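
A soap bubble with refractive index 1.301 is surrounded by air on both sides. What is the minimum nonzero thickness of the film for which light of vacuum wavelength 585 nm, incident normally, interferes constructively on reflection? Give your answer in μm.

0.112 μm

Ray reflecting at the top interface goes from n = 1.0 toward n = 1.301: a half-wave phase shift.
Bottom surface (1.301 → 1.0): reflection off a lower-index medium gives no phase shift.
Exactly one π shift → a net half-wave offset.
So the condition for constructive reflection is 2 n t = (m + ½) λ.
Minimum at m = 0: t = λ / (4 n) = 585 / (4 × 1.301) = 112 nm.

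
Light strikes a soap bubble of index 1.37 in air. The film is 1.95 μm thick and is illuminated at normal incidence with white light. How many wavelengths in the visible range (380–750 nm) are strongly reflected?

7

At the upper boundary (n = 1.0 to n = 1.37) the reflected ray undergoes a half-wave phase shift.
Ray reflecting at the bottom interface goes from n = 1.37 toward n = 1.0: no phase shift.
The two reflections differ by half a wavelength.
For bright reflection here: 2 n t = (m + ½) λ.
λ = 2 n t / (m + ½) = 5343 / (m + ½) nm.
m=6: 822 nm (IR); m=7: 712 nm (visible); m=8: 629 nm (visible); m=9: 562 nm (visible); m=10: 509 nm (visible); m=11: 465 nm (visible); m=12: 427 nm (visible); m=13: 396 nm (visible); m=14: 368 nm (UV).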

===

## WHAT IS NEEDED
The answer consists solely of the lines from the one containing "Light strikes a" through the last line of the data above, reproduced exactly.

## SOLUTION BELOW
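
Light strikes a soap bubble of index 1.37 in air. The film is 1.95 μm thick and is illuminated at normal incidence with white light. How many wavelengths in the visible range (380–750 nm) are strongly reflected?

7

At the upper boundary (n = 1.0 to n = 1.37) the reflected ray undergoes a half-wave phase shift.
Ray reflecting at the bottom interface goes from n = 1.37 toward n = 1.0: no phase shift.
The two reflections differ by half a wavelength.
For bright reflection here: 2 n t = (m + ½) λ.
λ = 2 n t / (m + ½) = 5343 / (m + ½) nm.
m=6: 822 nm (IR); m=7: 712 nm (visible); m=8: 629 nm (visible); m=9: 562 nm (visible); m=10: 509 nm (visible); m=11: 465 nm (visible); m=12: 427 nm (visible); m=13: 396 nm (visible); m=14: 368 nm (UV).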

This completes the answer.